Problem requirements
Each of the entries should be output exactly, with nothing left out.

Saved data entries
BEGIN

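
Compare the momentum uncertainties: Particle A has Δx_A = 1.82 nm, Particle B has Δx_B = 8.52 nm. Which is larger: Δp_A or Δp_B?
Particle A has the larger minimum momentum uncertainty, by a factor of 4.68.

For each particle, the minimum momentum uncertainty is Δp_min = ℏ/(2Δx):

Particle A: Δp_A = ℏ/(2×1.820e-09 m) = 2.897e-26 kg·m/s
Particle B: Δp_B = ℏ/(2×8.520e-09 m) = 6.189e-27 kg·m/s

Ratio: Δp_A/Δp_B = 4.68

Since Δp_min ∝ 1/Δx, the particle with smaller position uncertainty (A) has larger momentum uncertainty.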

END

Worked solution
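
Compare the momentum uncertainties: Particle A has Δx_A = 1.82 nm, Particle B has Δx_B = 8.52 nm. Which is larger: Δp_A or Δp_B?
Particle A has the larger minimum momentum uncertainty, by a factor of 4.68.

For each particle, the minimum momentum uncertainty is Δp_min = ℏ/(2Δx):

Particle A: Δp_A = ℏ/(2×1.820e-09 m) = 2.897e-26 kg·m/s
Particle B: Δp_B = ℏ/(2×8.520e-09 m) = 6.189e-27 kg·m/s

Ratio: Δp_A/Δp_B = 4.68

Since Δp_min ∝ 1/Δx, the particle with smaller position uncertainty (A) has larger momentum uncertainty.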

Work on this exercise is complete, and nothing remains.